*What you have to do*. Below are some records; quote exactly the lines from the one that contains "1. Force on" through the one that contains "Work to 4 decimal", inclusive, and no others.

Saved data entries
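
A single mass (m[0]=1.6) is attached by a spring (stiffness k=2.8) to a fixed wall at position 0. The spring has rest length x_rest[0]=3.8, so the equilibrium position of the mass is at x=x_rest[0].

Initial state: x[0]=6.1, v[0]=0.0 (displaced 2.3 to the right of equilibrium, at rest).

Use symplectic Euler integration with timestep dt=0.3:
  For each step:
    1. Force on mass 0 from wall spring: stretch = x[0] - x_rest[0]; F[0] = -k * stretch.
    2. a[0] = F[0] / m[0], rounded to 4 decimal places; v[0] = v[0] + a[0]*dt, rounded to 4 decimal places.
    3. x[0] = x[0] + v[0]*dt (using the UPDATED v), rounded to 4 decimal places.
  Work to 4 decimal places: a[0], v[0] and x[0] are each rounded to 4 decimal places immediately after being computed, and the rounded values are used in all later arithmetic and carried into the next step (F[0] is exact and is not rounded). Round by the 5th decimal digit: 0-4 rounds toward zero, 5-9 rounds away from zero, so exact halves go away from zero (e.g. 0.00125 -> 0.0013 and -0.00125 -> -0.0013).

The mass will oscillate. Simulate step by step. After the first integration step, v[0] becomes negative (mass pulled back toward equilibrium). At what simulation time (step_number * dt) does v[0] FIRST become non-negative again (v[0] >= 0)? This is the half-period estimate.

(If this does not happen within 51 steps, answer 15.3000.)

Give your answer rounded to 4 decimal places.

Answer: 2.4000

Derivation:
Step 0: x=[6.1000] v=[0.0000]
Step 1: x=[5.7378] v=[-1.2075]
Step 2: x=[5.0703] v=[-2.2249]
Step 3: x=[4.2028] v=[-2.8918]
Step 4: x=[3.2718] v=[-3.1033]
Step 5: x=[2.4240] v=[-2.8260]
Step 6: x=[1.7929] v=[-2.1036]
Step 7: x=[1.4779] v=[-1.0499]
Step 8: x=[1.5287] v=[0.1692]
First v>=0 after going negative at step 8, time=2.4000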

*Written solution*.
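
    1. Force on mass 0 from wall spring: stretch = x[0] - x_rest[0]; F[0] = -k * stretch.
    2. a[0] = F[0] / m[0], rounded to 4 decimal places; v[0] = v[0] + a[0]*dt, rounded to 4 decimal places.
    3. x[0] = x[0] + v[0]*dt (using the UPDATED v), rounded to 4 decimal places.
  Work to 4 decimal places: a[0], v[0] and x[0] are each rounded to 4 decimal places immediately after being computed, and the rounded values are used in all later arithmetic and carried into the next step (F[0] is exact and is not rounded). Round by the 5th decimal digit: 0-4 rounds toward zero, 5-9 rounds away from zero, so exact halves go away from zero (e.g. 0.00125 -> 0.0013 and -0.00125 -> -0.0013).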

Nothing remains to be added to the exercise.